* _What you have to do_
Copy the data exactly. No line may be skipped.

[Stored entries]

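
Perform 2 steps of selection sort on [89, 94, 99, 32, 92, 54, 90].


Initial: [89, 94, 99, 32, 92, 54, 90]
Step 1: min=32 at 3
  Swap: [32, 94, 99, 89, 92, 54, 90]
Step 2: min=54 at 5
  Swap: [32, 54, 99, 89, 92, 94, 90]

After 2 steps: [32, 54, 99, 89, 92, 94, 90]


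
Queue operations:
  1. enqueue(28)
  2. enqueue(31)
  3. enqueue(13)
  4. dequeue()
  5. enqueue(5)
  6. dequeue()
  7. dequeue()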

* _Response to the task_
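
Perform 2 steps of selection sort on [89, 94, 99, 32, 92, 54, 90].


Initial: [89, 94, 99, 32, 92, 54, 90]
Step 1: min=32 at 3
  Swap: [32, 94, 99, 89, 92, 54, 90]
Step 2: min=54 at 5
  Swap: [32, 54, 99, 89, 92, 94, 90]

After 2 steps: [32, 54, 99, 89, 92, 94, 90]


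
Queue operations:
  1. enqueue(28)
  2. enqueue(31)
  3. enqueue(13)
  4. dequeue()
  5. enqueue(5)
  6. dequeue()
  7. dequeue()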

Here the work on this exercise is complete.